----- Available data -----

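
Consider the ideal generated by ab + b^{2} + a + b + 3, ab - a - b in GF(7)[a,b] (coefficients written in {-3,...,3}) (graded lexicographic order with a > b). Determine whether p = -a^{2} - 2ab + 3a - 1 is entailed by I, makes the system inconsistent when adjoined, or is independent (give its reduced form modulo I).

First compute the reduced Gröbner basis of I by Buchberger's algorithm.
f_1 = ab + b^{2} + a + b + 3, LT = ab.
f_2 = ab - a - b, LT = ab.

S(f_1,f_2): lcm = ab. S = b^{2} + 2a + 2b + 3.
  leading term b^{2}: no divisor's leading term divides it; move b^{2} to the remainder.
  leading term a: no divisor's leading term divides it; move 2a to the remainder.
  leading term b: no divisor's leading term divides it; move 2b to the remainder.
  leading term 1: no divisor's leading term divides it; move 3 to the remainder.
  remainder b^{2} + 2a + 2b + 3 ≠ 0; add h_3 = b^{2} + 2a + 2b + 3 to the basis.

S(f_1,h_3): lcm = ab^{2}. S = b^{3} - 2a^{2} - ab + b^{2} - 3a + 3b.
  leading term b^{3}: subtract (b)·h_3 from b^{3} - 2a^{2} - ab + b^{2} - 3a + 3b → -2a^{2} - 3ab - b^{2} - 3a
  leading term a^{2}: no divisor's leading term divides it; move -2a^{2} to the remainder.
  leading term ab: subtract (-3)·f_1 from -3ab - b^{2} - 3a → 2b^{2} + 3b + 2
  leading term b^{2}: subtract (2)·h_3 from 2b^{2} + 3b + 2 → 3a - b + 3
  leading term a: no divisor's leading term divides it; move 3a to the remainder.
  leading term b: no divisor's leading term divides it; move -b to the remainder.
  leading term 1: no divisor's leading term divides it; move 3 to the remainder.
  remainder -2a^{2} + 3a - b + 3 ≠ 0; add h_4 = -2a^{2} + 3a - b + 3 to the basis.

S(f_2,h_3): lcm = ab^{2}. S = -2a^{2} - 3ab - b^{2} - 3a.
  leading term a^{2}: subtract (1)·h_4 from -2a^{2} - 3ab - b^{2} - 3a → -3ab - b^{2} + a + b - 3
  leading term ab: subtract (-3)·f_1 from -3ab - b^{2} + a + b - 3 → 2b^{2} - 3a - 3b - 1
  leading term b^{2}: subtract (2)·h_3 from 2b^{2} - 3a - 3b - 1 → 0
  remainder 0.

S(f_1,h_4): lcm = a^{2}b. S = ab^{2} + a^{2} - ab + 3b^{2} + 3a - 2b.
  leading term ab^{2}: subtract (b)·f_1 from ab^{2} + a^{2} - ab + 3b^{2} + 3a - 2b → -b^{3} + a^{2} - 2ab + 2b^{2} + 3a + 2b
  leading term b^{3}: subtract (-b)·h_3 from -b^{3} + a^{2} - 2ab + 2b^{2} + 3a + 2b → a^{2} - 3b^{2} + 3a - 2b
  leading term a^{2}: subtract (3)·h_4 from a^{2} - 3b^{2} + 3a - 2b → -3b^{2} + a + b - 2
  leading term b^{2}: subtract (-3)·h_3 from -3b^{2} + a + b - 2 → 0
  remainder 0.

S(f_2,h_4): lcm = a^{2}b. S = -a^{2} - 3ab + 3b^{2} - 2b.
  leading term a^{2}: subtract (-3)·h_4 from -a^{2} - 3ab + 3b^{2} - 2b → -3ab + 3b^{2} + 2a + 2b + 2
  leading term ab: subtract (-3)·f_1 from -3ab + 3b^{2} + 2a + 2b + 2 → -b^{2} - 2a - 2b - 3
  leading term b^{2}: subtract (-1)·h_3 from -b^{2} - 2a - 2b - 3 → 0
  remainder 0.

S(h_3,h_4): leading monomials are coprime, so the S-polynomial reduces to 0 (Buchberger's first criterion).
Every S-polynomial of the final basis reduces to 0, so we have a Gröbner basis.
Inter-reduce: drop elements whose leading term is divisible by another's, tail-reduce, and make monic.
Reduced Gröbner basis: {a^{2} + 2a - 3b + 2, ab - a - b, b^{2} + 2a + 2b + 3}.
Label its elements g_1 = a^{2} + 2a - 3b + 2, g_2 = ab - a - b, g_3 = b^{2} + 2a + 2b + 3.

Reduce p = -a^{2} - 2ab + 3a - 1 modulo G:
  leading term a^{2}: subtract (-1)·g_1 from -a^{2} - 2ab + 3a - 1 → -2ab - 2a - 3b + 1
  leading term ab: subtract (-2)·g_2 from -2ab - 2a - 3b + 1 → 3a + 2b + 1
  leading term a: no divisor's leading term divides it; move 3a to the remainder.
  leading term b: no divisor's leading term divides it; move 2b to the remainder.
  leading term 1: no divisor's leading term divides it; move 1 to the remainder.
  normal form = 3a + 2b + 1.
The normal form is nonzero, so p ∉ I. Since p minus its normal form lies in I, I + (p) = I + (r) where r = 3a + 2b + 1; decide whether this ideal is the whole ring.
Run Buchberger on G together with r (pairs among the g_i already reduce to 0 since G is a Gröbner basis):
g_1 = a^{2} + 2a - 3b + 2, LT = a^{2}.
g_2 = ab - a - b, LT = ab.
g_3 = b^{2} + 2a + 2b + 3, LT = b^{2}.
r = 3a + 2b + 1, LT = a.

S(g_1,g_2): lcm = a^{2}b. S = a^{2} + 3ab - 3b^{2} + 2b.
  leading term a^{2}: subtract (1)·g_1 from a^{2} + 3ab - 3b^{2} + 2b → 3ab - 3b^{2} - 2a - 2b - 2
  leading term ab: subtract (3)·g_2 from 3ab - 3b^{2} - 2a - 2b - 2 → -3b^{2} + a + b - 2
  leading term b^{2}: subtract (-3)·g_3 from -3b^{2} + a + b - 2 → 0
  remainder 0.

S(g_1,g_3): leading monomials are coprime, so the S-polynomial reduces to 0 (Buchberger's first criterion).
S(g_1,r): lcm = a^{2}. S = -3ab - 3a - 3b + 2.
  leading term ab: subtract (-3)·g_2 from -3ab - 3a - 3b + 2 → a + b + 2
  leading term a: subtract (-2)·r from a + b + 2 → -2b - 3
  leading term b: no divisor's leading term divides it; move -2b to the remainder.
  leading term 1: no divisor's leading term divides it; move -3 to the remainder.
  remainder -2b - 3 ≠ 0; add m_5 = -2b - 3 to the basis.

S(g_2,g_3): lcm = ab^{2}. S = -2a^{2} - 3ab - b^{2} - 3a.
  leading term a^{2}: subtract (-2)·g_1 from -2a^{2} - 3ab - b^{2} - 3a → -3ab - b^{2} + a + b - 3
  leading term ab: subtract (-3)·g_2 from -3ab - b^{2} + a + b - 3 → -b^{2} - 2a - 2b - 3
  leading term b^{2}: subtract (-1)·g_3 from -b^{2} - 2a - 2b - 3 → 0
  remainder 0.

S(g_2,r): lcm = ab. S = -3b^{2} - a + b.
  leading term b^{2}: subtract (-3)·g_3 from -3b^{2} - a + b → -2a + 2
  leading term a: subtract (-3)·r from -2a + 2 → -b - 2
  leading term b: subtract (-3)·m_5 from -b - 2 → 3
  leading term 1: no divisor's leading term divides it; move 3 to the remainder.
  remainder 3 ≠ 0; add m_6 = 3 to the basis.

S(g_3,r): leading monomials are coprime, so the S-polynomial reduces to 0 (Buchberger's first criterion).
S(g_1,m_5): leading monomials are coprime, so the S-polynomial reduces to 0 (Buchberger's first criterion).
S(g_2,m_5): lcm = ab. S = a - b.
  leading term a: subtract (-2)·r from a - b → 3b + 2
  leading term b: subtract (2)·m_5 from 3b + 2 → 1
  leading term 1: subtract (-2)·m_6 from 1 → 0
  remainder 0.

S(g_3,m_5): lcm = b^{2}. S = 2a - 3b + 3.
  leading term a: subtract (3)·r from 2a - 3b + 3 → -2b
  leading term b: subtract (1)·m_5 from -2b → 3
  leading term 1: subtract (1)·m_6 from 3 → 0
  remainder 0.

S(r,m_5): leading monomials are coprime, so the S-polynomial reduces to 0 (Buchberger's first criterion).
S(g_1,m_6): leading monomials are coprime, so the S-polynomial reduces to 0 (Buchberger's first criterion).
S(g_2,m_6): leading monomials are coprime, so the S-polynomial reduces to 0 (Buchberger's first criterion).
S(g_3,m_6): leading monomials are coprime, so the S-polynomial reduces to 0 (Buchberger's first criterion).
S(r,m_6): leading monomials are coprime, so the S-polynomial reduces to 0 (Buchberger's first criterion).
S(m_5,m_6): leading monomials are coprime, so the S-polynomial reduces to 0 (Buchberger's first criterion).
Every S-polynomial of the final basis reduces to 0, so we have a Gröbner basis.
Inter-reduce: drop elements whose leading term is divisible by another's, tail-reduce, and make monic.
Reduced Gröbner basis: {1}.
The reduced Gröbner basis of I + (p) is {1}: the ideal is the whole ring, so the enlarged system has no common solution — adjoining p is inconsistent.

Adjoining -a^{2} - 2ab + 3a - 1 makes the ideal the whole ring: the system is inconsistent.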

-----

:: Task statement ::
For every line above that includes the word "criterion", return the line.

:: Written answer ::
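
S(h_3,h_4): leading monomials are coprime, so the S-polynomial reduces to 0 (Buchberger's first criterion).
S(g_1,g_3): leading monomials are coprime, so the S-polynomial reduces to 0 (Buchberger's first criterion).
S(g_3,r): leading monomials are coprime, so the S-polynomial reduces to 0 (Buchberger's first criterion).
S(g_1,m_5): leading monomials are coprime, so the S-polynomial reduces to 0 (Buchberger's first criterion).
S(r,m_5): leading monomials are coprime, so the S-polynomial reduces to 0 (Buchberger's first criterion).
S(g_1,m_6): leading monomials are coprime, so the S-polynomial reduces to 0 (Buchberger's first criterion).
S(g_2,m_6): leading monomials are coprime, so the S-polynomial reduces to 0 (Buchberger's first criterion).
S(g_3,m_6): leading monomials are coprime, so the S-polynomial reduces to 0 (Buchberger's first criterion).
S(r,m_6): leading monomials are coprime, so the S-polynomial reduces to 0 (Buchberger's first criterion).
S(m_5,m_6): leading monomials are coprime, so the S-polynomial reduces to 0 (Buchberger's first criterion).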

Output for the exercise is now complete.